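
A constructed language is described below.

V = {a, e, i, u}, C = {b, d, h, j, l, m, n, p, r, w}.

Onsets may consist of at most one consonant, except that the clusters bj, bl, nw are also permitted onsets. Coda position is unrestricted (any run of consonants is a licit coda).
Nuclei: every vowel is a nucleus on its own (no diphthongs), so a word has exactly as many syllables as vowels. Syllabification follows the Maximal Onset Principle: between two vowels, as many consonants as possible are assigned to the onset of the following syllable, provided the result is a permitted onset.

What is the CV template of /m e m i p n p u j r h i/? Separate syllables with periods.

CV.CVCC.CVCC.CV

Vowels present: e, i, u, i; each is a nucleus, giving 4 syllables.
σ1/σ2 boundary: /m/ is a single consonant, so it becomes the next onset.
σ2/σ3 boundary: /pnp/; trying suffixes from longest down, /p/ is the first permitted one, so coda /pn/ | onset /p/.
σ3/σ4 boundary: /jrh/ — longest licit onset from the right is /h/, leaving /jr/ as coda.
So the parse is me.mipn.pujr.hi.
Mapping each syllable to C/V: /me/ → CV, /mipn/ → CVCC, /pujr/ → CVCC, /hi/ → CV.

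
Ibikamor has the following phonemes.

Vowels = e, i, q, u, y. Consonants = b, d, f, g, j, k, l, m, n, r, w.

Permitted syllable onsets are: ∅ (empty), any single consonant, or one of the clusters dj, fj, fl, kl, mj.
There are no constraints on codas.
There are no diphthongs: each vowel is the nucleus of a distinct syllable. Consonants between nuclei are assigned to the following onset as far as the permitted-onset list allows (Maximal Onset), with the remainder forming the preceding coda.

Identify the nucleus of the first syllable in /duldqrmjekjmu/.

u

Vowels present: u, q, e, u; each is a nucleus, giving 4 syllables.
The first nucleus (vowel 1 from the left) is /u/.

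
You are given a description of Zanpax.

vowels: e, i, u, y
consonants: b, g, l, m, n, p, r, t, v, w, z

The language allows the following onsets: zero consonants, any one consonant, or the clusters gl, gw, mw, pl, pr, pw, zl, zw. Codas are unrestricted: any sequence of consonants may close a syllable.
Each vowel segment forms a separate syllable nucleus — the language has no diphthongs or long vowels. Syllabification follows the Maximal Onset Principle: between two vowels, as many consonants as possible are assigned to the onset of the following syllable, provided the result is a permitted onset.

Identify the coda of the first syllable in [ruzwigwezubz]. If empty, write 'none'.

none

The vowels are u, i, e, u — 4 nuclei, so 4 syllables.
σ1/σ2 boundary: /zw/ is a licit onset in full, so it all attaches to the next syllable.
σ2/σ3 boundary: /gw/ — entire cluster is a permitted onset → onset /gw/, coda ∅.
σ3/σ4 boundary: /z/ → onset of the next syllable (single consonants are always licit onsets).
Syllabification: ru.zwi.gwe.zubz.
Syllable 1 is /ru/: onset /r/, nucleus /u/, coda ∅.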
• • • •
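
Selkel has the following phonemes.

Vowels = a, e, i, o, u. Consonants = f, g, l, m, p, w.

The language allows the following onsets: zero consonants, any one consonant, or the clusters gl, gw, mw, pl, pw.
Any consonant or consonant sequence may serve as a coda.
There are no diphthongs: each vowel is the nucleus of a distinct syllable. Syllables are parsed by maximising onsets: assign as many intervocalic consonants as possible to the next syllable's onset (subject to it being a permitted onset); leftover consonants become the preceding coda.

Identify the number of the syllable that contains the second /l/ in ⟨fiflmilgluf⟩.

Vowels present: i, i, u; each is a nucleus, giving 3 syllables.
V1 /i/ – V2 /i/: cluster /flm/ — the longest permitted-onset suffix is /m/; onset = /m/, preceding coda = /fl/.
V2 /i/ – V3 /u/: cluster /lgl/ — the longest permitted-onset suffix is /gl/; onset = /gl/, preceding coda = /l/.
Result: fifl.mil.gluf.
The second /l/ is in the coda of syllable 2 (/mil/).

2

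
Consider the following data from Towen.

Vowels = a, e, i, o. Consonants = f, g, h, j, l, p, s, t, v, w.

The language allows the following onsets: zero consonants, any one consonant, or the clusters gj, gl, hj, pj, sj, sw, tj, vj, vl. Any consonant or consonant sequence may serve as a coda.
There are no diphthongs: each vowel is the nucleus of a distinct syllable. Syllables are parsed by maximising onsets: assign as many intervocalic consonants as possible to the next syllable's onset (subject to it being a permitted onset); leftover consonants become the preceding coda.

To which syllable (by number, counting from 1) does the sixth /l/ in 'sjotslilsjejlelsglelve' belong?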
• • • •
Work to complete » Wherever a line in the entries above holds "There", copy that line.

Answer to the exercise »
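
There are no constraints on codas.
There are no diphthongs: each vowel is the nucleus of a distinct syllable. Consonants between nuclei are assigned to the following onset as far as the permitted-onset list allows (Maximal Onset), with the remainder forming the preceding coda.
There are no diphthongs: each vowel is the nucleus of a distinct syllable. Syllables are parsed by maximising onsets: assign as many intervocalic consonants as possible to the next syllable's onset (subject to it being a permitted onset); leftover consonants become the preceding coda.
There are no diphthongs: each vowel is the nucleus of a distinct syllable. Syllables are parsed by maximising onsets: assign as many intervocalic consonants as possible to the next syllable's onset (subject to it being a permitted onset); leftover consonants become the preceding coda.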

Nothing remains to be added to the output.